» **Task objective**
Give the entries again, precisely as they were written.

» **Extracted information**
•••••
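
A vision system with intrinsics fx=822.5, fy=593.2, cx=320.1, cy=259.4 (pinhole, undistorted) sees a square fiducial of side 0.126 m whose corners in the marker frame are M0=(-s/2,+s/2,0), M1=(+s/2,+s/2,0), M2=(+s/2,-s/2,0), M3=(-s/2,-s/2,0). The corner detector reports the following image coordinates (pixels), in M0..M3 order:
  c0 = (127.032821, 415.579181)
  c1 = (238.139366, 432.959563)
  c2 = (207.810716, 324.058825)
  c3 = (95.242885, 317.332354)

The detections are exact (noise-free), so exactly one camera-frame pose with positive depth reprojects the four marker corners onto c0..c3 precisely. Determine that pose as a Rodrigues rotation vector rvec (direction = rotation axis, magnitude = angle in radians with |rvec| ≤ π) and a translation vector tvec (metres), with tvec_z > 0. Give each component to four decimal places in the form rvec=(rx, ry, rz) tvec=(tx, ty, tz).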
•••••
» **Result for this task**
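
A vision system with intrinsics fx=822.5, fy=593.2, cx=320.1, cy=259.4 (pinhole, undistorted) sees a square fiducial of side 0.126 m whose corners in the marker frame are M0=(-s/2,+s/2,0), M1=(+s/2,+s/2,0), M2=(+s/2,-s/2,0), M3=(-s/2,-s/2,0). The corner detector reports the following image coordinates (pixels), in M0..M3 order:
  c0 = (127.032821, 415.579181)
  c1 = (238.139366, 432.959563)
  c2 = (207.810716, 324.058825)
  c3 = (95.242885, 317.332354)

The detections are exact (noise-free), so exactly one camera-frame pose with positive depth reprojects the four marker corners onto c0..c3 precisely. Determine that pose as a Rodrigues rotation vector rvec (direction = rotation axis, magnitude = angle in radians with |rvec| ≤ π) and a translation vector tvec (metres), with tvec_z > 0. Give each component to four decimal places in the form rvec=(rx, ry, rz) tvec=(tx, ty, tz).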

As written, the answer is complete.